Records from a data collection

##########

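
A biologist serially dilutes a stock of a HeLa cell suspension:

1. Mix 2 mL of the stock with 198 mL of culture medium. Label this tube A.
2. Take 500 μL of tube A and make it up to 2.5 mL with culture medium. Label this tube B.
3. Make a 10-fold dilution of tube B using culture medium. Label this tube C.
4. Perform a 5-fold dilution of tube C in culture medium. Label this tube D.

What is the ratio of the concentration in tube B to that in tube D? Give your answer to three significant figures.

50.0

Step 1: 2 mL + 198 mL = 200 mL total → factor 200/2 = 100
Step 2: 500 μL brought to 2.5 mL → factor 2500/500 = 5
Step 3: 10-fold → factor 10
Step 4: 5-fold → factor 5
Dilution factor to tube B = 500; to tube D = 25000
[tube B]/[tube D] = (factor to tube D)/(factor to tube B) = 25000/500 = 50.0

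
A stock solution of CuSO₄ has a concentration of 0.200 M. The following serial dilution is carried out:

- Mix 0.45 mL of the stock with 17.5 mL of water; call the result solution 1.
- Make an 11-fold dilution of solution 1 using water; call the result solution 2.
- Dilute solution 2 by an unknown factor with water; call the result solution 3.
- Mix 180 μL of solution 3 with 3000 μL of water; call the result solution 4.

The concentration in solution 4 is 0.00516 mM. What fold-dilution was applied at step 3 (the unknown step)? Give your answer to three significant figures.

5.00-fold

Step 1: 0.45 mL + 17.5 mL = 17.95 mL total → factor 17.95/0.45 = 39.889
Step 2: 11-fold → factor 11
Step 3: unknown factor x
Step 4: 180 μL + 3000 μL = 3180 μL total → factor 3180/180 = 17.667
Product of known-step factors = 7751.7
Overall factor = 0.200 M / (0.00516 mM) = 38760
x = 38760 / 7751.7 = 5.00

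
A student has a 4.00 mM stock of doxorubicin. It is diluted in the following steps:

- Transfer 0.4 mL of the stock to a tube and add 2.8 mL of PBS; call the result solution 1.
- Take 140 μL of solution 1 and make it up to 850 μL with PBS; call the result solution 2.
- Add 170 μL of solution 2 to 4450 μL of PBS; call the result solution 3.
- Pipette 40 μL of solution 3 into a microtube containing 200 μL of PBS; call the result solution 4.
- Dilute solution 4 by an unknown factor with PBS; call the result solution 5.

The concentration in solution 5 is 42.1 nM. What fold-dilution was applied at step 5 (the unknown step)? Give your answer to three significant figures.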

##########

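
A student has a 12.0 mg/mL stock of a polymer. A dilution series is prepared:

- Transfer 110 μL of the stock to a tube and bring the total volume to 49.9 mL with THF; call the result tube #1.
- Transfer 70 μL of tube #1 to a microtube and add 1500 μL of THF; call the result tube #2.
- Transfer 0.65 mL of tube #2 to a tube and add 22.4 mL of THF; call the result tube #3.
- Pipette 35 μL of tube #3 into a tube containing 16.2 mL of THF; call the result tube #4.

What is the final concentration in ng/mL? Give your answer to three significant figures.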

##########

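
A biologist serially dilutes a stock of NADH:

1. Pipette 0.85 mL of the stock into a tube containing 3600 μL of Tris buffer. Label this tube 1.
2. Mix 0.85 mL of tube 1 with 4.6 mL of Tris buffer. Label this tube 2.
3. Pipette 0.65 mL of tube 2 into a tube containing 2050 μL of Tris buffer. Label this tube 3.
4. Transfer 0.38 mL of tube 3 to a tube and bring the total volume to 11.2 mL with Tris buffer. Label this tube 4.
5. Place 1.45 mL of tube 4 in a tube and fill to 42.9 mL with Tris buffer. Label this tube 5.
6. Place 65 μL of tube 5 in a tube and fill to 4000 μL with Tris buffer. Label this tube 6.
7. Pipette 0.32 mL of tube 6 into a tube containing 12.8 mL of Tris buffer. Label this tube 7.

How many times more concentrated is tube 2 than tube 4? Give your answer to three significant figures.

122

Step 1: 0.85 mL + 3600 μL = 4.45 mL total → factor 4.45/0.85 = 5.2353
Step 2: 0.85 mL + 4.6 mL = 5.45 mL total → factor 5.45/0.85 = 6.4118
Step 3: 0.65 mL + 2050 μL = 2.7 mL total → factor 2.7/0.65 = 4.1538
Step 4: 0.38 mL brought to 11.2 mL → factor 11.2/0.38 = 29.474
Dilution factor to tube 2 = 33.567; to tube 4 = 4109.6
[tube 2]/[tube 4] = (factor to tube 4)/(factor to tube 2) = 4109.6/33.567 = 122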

##########

**Task instructions**
Scan the lines above for "- Take 140 μL" and for "The concentration in solution 5". Repeat exactly the line holding each of them and every line in between.

**Answer area**
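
- Take 140 μL of solution 1 and make it up to 850 μL with PBS; call the result solution 2.
- Add 170 μL of solution 2 to 4450 μL of PBS; call the result solution 3.
- Pipette 40 μL of solution 3 into a microtube containing 200 μL of PBS; call the result solution 4.
- Dilute solution 4 by an unknown factor with PBS; call the result solution 5.

The concentration in solution 5 is 42.1 nM. What fold-dilution was applied at step 5 (the unknown step)? Give your answer to three significant figures.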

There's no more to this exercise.